● **What is being asked**: Scan the records below for the word "without". Copy each line where it appears.

★ ★ ★ ★

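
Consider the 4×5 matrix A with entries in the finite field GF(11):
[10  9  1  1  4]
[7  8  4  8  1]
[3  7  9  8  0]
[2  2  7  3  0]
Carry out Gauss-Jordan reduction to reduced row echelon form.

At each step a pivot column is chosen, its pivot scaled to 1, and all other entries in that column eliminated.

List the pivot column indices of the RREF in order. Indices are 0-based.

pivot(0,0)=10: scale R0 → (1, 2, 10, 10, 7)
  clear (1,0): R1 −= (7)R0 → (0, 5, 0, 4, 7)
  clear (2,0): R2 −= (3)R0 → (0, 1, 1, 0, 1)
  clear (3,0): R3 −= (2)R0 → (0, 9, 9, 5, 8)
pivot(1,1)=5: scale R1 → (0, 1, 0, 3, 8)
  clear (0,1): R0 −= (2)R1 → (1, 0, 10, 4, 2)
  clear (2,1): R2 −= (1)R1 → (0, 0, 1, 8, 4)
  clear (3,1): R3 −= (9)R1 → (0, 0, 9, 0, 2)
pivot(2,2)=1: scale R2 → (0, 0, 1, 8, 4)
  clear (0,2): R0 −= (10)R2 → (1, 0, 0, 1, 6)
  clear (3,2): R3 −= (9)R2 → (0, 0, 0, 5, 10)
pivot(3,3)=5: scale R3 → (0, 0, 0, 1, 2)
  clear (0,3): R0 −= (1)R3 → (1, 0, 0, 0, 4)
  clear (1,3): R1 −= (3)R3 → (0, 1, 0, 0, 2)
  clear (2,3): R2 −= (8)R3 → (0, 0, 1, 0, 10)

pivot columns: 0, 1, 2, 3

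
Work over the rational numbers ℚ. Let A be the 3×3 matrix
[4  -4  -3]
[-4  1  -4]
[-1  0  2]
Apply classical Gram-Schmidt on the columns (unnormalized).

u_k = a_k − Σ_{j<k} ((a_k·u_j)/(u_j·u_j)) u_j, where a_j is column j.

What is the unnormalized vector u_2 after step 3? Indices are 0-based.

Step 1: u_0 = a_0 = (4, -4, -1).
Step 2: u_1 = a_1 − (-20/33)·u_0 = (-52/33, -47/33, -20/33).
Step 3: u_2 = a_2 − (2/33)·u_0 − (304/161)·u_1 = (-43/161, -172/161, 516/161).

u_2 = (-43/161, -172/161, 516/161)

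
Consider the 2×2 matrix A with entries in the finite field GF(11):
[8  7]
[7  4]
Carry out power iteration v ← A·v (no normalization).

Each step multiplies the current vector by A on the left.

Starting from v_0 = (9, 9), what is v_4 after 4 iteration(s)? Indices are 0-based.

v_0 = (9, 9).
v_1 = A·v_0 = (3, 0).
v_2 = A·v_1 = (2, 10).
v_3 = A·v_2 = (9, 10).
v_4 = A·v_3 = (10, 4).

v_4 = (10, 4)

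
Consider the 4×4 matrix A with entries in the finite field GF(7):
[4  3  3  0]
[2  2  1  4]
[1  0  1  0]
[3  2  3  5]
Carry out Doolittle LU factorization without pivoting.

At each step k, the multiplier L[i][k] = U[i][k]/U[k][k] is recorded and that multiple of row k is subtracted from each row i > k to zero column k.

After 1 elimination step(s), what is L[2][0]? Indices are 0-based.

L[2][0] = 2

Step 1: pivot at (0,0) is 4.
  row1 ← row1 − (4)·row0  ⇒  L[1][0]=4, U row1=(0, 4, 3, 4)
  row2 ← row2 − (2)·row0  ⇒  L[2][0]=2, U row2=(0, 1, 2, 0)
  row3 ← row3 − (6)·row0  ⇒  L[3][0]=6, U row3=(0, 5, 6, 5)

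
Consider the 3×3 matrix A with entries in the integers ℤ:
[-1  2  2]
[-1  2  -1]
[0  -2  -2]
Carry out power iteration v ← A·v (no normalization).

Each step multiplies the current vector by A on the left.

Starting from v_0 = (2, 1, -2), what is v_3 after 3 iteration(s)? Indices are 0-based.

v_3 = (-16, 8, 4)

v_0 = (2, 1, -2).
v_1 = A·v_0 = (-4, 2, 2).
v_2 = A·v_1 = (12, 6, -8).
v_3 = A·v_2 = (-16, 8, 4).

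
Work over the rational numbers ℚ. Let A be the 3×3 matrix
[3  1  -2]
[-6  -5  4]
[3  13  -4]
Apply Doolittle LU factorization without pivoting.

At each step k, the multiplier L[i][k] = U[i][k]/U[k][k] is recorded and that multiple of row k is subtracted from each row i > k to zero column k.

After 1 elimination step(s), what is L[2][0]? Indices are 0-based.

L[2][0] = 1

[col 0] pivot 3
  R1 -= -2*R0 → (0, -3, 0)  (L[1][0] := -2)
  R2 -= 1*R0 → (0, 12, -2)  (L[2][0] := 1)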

★ ★ ★ ★

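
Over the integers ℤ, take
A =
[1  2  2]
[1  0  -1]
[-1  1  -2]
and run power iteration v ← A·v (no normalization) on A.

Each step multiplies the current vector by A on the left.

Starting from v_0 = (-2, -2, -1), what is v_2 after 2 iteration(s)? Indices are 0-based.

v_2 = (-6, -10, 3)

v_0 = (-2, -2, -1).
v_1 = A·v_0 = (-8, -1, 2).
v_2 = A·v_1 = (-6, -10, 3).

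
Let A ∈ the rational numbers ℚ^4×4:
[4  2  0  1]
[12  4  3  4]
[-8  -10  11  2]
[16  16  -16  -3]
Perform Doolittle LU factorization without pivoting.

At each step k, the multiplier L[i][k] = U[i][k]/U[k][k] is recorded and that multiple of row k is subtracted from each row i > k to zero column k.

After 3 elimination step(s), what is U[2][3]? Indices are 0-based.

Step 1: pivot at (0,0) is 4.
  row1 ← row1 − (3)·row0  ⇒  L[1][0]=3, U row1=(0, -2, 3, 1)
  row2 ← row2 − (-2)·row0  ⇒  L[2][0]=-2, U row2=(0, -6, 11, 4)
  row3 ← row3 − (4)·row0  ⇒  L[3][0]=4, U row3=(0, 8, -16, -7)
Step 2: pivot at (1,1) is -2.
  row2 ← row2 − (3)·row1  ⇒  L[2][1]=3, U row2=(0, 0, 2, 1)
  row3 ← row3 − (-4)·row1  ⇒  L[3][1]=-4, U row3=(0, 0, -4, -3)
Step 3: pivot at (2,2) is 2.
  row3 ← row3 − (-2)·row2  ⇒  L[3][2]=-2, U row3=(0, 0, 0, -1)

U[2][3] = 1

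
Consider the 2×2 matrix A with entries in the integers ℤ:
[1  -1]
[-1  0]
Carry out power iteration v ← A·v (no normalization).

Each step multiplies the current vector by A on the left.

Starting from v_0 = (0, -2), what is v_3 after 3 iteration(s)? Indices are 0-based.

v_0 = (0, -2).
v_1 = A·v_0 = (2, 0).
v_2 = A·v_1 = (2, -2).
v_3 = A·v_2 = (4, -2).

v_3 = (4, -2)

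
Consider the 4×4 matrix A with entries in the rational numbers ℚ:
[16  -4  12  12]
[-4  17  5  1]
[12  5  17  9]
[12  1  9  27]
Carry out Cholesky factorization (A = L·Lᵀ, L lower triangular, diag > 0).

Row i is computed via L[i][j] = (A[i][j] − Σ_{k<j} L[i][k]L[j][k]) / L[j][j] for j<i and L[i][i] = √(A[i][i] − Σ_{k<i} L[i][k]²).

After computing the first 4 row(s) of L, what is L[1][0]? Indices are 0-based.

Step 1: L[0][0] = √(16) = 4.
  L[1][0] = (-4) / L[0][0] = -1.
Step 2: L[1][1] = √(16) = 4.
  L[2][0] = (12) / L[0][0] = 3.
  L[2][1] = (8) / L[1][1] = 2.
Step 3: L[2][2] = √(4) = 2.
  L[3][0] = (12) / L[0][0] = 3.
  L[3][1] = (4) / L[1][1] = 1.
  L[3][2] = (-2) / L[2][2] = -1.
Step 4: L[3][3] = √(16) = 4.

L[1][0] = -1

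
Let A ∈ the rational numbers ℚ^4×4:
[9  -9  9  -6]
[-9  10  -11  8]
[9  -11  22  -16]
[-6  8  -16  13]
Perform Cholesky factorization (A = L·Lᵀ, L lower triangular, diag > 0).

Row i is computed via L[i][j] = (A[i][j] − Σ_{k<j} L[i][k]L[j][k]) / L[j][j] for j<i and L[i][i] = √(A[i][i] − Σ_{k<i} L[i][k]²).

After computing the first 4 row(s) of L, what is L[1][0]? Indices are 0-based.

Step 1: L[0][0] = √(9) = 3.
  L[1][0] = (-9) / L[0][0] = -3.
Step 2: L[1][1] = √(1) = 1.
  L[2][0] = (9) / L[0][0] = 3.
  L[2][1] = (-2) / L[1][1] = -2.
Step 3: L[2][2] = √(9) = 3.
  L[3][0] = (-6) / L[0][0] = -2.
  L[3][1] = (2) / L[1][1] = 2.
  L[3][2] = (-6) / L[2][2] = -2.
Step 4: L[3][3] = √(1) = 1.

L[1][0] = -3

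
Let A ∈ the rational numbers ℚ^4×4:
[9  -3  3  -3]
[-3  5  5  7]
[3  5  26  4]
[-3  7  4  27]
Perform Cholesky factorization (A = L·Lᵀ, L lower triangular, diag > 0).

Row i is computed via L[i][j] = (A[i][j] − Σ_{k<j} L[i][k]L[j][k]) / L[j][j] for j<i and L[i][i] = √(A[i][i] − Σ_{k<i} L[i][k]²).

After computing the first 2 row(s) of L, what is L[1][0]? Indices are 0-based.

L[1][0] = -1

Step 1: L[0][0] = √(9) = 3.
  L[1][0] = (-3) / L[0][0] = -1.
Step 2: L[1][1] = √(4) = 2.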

★ ★ ★ ★

● **Solution**:
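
Carry out Doolittle LU factorization without pivoting.
Apply Doolittle LU factorization without pivoting.
Perform Doolittle LU factorization without pivoting.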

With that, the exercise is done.